Task directions - When you reach the line that contains "Off, Fault, Cooling" in the data below, start reproducing lines exactly, and stop after the line that contains "Execution starts at q0.".
----- Data for processing
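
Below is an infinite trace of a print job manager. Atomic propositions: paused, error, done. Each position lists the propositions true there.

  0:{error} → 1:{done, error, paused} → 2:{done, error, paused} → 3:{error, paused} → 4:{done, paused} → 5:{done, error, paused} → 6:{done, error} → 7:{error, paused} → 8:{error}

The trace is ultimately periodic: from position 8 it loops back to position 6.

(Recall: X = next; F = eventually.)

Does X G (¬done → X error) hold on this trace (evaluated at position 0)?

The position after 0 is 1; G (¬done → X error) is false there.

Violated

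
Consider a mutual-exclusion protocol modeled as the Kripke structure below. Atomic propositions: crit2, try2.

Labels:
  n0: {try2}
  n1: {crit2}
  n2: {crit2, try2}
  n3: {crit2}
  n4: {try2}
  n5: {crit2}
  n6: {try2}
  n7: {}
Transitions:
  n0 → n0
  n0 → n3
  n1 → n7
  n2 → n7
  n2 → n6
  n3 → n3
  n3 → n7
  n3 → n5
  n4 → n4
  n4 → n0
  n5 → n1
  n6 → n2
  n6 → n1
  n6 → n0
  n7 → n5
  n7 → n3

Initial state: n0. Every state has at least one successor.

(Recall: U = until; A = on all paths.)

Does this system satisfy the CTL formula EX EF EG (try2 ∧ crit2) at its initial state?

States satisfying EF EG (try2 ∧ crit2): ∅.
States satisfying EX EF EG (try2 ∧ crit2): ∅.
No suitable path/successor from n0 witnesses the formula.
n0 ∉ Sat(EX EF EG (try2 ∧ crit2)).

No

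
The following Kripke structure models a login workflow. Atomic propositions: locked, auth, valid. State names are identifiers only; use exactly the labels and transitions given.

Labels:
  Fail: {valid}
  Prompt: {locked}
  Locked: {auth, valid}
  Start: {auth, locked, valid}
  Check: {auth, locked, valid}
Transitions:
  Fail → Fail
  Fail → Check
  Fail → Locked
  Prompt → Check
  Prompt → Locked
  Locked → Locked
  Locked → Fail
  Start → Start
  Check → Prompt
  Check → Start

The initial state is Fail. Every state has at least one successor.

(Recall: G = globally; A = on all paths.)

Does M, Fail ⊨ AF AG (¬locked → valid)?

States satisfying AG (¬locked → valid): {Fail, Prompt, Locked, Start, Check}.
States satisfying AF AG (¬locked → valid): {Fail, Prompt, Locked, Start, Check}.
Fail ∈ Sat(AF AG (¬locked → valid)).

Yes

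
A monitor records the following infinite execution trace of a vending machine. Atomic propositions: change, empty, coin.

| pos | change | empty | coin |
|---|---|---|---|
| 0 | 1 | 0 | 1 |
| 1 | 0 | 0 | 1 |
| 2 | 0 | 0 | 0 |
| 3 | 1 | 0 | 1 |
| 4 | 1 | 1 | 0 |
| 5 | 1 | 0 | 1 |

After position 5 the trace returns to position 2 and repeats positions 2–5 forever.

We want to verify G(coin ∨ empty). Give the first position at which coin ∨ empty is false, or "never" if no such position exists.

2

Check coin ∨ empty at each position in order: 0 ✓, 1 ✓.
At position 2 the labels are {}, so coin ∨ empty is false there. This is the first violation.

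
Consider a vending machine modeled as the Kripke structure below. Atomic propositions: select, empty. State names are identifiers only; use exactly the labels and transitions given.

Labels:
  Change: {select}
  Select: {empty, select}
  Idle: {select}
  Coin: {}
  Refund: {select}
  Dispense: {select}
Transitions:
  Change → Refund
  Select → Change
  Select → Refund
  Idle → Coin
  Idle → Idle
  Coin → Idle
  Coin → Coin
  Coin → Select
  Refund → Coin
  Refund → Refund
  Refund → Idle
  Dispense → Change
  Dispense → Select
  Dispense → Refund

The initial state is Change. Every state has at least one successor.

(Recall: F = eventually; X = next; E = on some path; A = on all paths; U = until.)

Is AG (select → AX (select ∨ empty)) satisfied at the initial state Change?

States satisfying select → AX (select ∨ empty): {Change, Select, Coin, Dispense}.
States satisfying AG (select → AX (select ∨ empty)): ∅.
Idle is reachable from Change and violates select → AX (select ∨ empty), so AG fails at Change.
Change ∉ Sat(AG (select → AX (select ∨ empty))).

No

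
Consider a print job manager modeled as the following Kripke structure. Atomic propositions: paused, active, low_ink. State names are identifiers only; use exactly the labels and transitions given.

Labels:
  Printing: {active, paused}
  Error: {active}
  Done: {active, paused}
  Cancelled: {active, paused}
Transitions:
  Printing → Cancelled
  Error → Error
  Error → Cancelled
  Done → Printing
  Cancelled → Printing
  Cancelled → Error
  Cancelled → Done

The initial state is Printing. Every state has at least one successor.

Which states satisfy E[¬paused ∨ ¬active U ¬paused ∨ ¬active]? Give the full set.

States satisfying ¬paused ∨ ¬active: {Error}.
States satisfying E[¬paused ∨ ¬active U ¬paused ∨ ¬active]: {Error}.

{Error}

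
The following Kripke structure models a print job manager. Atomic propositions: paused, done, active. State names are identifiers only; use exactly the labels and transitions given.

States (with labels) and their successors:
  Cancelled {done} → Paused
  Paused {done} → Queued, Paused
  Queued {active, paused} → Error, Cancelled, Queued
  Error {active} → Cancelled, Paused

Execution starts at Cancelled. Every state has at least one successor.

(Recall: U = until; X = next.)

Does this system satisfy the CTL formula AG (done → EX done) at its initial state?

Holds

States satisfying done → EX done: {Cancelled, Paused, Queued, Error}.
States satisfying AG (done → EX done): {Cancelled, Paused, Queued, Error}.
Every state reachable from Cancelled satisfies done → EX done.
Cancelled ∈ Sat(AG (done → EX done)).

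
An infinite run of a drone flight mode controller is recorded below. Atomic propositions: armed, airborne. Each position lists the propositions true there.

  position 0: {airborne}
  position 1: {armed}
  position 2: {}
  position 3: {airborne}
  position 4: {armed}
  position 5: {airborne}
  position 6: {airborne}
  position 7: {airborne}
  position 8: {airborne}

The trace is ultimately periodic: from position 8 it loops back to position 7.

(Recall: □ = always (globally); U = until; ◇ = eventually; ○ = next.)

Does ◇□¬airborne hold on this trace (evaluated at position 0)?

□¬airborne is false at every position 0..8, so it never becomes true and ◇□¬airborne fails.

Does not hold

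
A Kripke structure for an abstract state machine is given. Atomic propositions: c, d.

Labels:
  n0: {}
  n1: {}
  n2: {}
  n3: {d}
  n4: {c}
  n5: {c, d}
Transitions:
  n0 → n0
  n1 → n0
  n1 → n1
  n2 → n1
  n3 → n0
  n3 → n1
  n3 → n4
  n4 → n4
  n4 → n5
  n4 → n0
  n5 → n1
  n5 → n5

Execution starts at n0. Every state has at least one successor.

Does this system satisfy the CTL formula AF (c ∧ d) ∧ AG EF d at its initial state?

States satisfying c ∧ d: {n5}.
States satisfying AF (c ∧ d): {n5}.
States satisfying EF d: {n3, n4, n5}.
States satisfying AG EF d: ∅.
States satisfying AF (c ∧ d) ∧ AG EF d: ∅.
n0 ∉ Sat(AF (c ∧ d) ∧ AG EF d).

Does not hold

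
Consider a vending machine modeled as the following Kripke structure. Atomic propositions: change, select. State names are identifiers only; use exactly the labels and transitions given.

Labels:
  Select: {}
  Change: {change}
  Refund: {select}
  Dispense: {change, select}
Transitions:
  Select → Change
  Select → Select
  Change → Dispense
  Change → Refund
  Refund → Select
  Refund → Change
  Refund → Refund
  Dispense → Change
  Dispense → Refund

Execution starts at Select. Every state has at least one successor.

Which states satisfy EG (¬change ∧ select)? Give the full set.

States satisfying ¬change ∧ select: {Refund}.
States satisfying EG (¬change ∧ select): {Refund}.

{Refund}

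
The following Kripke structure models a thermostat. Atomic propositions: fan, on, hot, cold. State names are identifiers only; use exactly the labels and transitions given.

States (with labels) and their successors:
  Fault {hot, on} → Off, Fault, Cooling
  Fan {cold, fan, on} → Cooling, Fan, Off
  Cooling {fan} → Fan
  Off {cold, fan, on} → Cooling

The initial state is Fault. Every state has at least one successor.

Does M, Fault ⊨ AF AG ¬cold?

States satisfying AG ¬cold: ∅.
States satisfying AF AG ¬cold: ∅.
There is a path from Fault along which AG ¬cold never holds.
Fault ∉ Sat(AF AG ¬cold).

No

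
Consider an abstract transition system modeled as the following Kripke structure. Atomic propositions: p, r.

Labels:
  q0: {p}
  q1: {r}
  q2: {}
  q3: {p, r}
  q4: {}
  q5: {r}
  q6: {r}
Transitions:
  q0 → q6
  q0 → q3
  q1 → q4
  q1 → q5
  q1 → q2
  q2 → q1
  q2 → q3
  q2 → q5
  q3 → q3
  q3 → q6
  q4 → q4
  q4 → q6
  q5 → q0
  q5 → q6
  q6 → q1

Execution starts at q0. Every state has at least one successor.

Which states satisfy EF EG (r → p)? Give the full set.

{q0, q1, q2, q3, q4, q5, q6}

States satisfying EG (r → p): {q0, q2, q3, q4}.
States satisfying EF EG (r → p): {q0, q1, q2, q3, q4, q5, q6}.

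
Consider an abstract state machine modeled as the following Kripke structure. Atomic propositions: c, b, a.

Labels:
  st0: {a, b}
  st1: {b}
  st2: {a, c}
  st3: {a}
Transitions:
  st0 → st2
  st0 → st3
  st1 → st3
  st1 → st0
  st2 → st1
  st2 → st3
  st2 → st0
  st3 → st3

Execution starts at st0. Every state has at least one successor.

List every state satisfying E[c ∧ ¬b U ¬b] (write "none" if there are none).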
----------
Solution to the problem -
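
  Fault {hot, on} → Off, Fault, Cooling
  Fan {cold, fan, on} → Cooling, Fan, Off
  Cooling {fan} → Fan
  Off {cold, fan, on} → Cooling

The initial state is Fault. Every state has at least one successor.

Does M, Fault ⊨ AF AG ¬cold?

States satisfying AG ¬cold: ∅.
States satisfying AF AG ¬cold: ∅.
There is a path from Fault along which AG ¬cold never holds.
Fault ∉ Sat(AF AG ¬cold).

No

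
Consider an abstract transition system modeled as the following Kripke structure. Atomic propositions: p, r.

Labels:
  q0: {p}
  q1: {r}
  q2: {}
  q3: {p, r}
  q4: {}
  q5: {r}
  q6: {r}
Transitions:
  q0 → q6
  q0 → q3
  q1 → q4
  q1 → q5
  q1 → q2
  q2 → q1
  q2 → q3
  q2 → q5
  q3 → q3
  q3 → q6
  q4 → q4
  q4 → q6
  q5 → q0
  q5 → q6
  q6 → q1

Execution starts at q0. Every state has at least one successor.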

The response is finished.